Try it - Using the material below, print the line that contains "An engineer is checking an earth-retaining structure. The active", the line that contains "An engineer is checking an earth-retaining structure. A 10.7", and every line in between, exactly and nothing else.

*-*-*

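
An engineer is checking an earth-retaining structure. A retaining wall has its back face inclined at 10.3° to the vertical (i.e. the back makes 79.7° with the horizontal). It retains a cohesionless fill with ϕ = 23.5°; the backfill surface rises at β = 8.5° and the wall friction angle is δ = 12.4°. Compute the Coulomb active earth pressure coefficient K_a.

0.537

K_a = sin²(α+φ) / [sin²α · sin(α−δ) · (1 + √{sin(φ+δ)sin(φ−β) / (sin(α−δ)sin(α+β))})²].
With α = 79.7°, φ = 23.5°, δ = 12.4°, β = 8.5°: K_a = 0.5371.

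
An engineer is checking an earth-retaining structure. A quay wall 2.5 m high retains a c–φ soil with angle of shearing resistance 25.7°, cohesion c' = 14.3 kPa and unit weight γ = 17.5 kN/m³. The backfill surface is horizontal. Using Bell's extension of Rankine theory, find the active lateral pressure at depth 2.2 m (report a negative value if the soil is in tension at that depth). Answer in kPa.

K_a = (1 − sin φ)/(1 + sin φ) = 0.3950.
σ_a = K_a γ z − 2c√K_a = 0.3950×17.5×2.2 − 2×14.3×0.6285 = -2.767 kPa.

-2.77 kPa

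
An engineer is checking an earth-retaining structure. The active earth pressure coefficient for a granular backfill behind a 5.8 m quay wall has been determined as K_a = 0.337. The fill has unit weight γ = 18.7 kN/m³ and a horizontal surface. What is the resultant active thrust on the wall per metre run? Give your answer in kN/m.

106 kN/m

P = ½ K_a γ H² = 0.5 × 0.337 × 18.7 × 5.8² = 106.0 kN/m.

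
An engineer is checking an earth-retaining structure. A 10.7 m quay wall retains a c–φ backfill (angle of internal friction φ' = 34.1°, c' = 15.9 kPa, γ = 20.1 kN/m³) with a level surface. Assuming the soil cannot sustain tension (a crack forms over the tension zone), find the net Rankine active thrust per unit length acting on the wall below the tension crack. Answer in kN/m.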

*-*-*

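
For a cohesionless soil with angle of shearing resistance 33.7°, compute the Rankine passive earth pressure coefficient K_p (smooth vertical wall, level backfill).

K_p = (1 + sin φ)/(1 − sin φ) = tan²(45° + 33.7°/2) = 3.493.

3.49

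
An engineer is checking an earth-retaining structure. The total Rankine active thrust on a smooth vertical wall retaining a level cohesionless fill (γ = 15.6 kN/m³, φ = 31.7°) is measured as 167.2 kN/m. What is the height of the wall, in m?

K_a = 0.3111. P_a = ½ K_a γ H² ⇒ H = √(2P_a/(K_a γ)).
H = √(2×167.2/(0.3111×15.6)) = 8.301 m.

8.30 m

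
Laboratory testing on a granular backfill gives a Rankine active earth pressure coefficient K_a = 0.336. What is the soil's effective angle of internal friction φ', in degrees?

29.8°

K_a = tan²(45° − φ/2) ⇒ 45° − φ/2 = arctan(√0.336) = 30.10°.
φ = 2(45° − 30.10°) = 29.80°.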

*-*-*

Task answer -
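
An engineer is checking an earth-retaining structure. The active earth pressure coefficient for a granular backfill behind a 5.8 m quay wall has been determined as K_a = 0.337. The fill has unit weight γ = 18.7 kN/m³ and a horizontal surface. What is the resultant active thrust on the wall per metre run? Give your answer in kN/m.

106 kN/m

P = ½ K_a γ H² = 0.5 × 0.337 × 18.7 × 5.8² = 106.0 kN/m.

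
An engineer is checking an earth-retaining structure. A 10.7 m quay wall retains a c–φ backfill (angle of internal friction φ' = 34.1°, c' = 15.9 kPa, γ = 20.1 kN/m³) with a level surface. Assuming the soil cannot sustain tension (a crack forms over the tension zone), find the net Rankine active thrust per unit length acting on the wall below the tension crack. Answer in kN/m.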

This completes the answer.